» **ASSIGNMENT**: From the line containing "Under call-by-value reduction, identify" down to the last line of the records below, give every line again without any change.

DATA SHOWN Start Marker

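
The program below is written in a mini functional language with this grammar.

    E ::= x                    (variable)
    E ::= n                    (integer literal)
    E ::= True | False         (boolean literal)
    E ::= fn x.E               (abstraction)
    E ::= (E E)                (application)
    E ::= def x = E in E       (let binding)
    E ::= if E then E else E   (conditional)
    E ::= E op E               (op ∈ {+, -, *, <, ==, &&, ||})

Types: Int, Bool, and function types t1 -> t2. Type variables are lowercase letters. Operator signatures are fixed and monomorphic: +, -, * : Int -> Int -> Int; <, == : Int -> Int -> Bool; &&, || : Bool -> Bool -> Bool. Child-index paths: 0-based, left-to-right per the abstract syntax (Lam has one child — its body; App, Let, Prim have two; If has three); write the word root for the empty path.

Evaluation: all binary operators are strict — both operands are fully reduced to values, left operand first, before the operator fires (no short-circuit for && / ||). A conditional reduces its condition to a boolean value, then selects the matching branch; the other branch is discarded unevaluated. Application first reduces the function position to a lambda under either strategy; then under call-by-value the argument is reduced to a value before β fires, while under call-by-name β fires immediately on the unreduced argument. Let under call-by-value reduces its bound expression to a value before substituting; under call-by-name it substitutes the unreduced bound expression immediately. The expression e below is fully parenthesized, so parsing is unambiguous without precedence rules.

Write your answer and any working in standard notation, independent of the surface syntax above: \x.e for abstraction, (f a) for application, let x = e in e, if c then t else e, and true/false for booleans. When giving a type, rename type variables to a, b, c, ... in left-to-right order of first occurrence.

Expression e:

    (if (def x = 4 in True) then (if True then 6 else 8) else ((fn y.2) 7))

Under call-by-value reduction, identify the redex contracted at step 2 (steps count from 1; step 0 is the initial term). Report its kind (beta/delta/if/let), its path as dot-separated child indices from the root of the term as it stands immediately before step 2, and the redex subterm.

Answer: if at root : (if true then (if true then 6 else 8) else ((\y.2) 7))

Working:
step 0: (if (let x = 4 in true) then (if true then 6 else 8) else ((\y.2) 7))
step 1: [let@0] (if true then (if true then 6 else 8) else ((\y.2) 7))
step 2: [if@root] (if true then 6 else 8)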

DATA SHOWN End Marker

» **COMPLETED TASK**:
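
Under call-by-value reduction, identify the redex contracted at step 2 (steps count from 1; step 0 is the initial term). Report its kind (beta/delta/if/let), its path as dot-separated child indices from the root of the term as it stands immediately before step 2, and the redex subterm.

Answer: if at root : (if true then (if true then 6 else 8) else ((\y.2) 7))

Working:
step 0: (if (let x = 4 in true) then (if true then 6 else 8) else ((\y.2) 7))
step 1: [let@0] (if true then (if true then 6 else 8) else ((\y.2) 7))
step 2: [if@root] (if true then 6 else 8)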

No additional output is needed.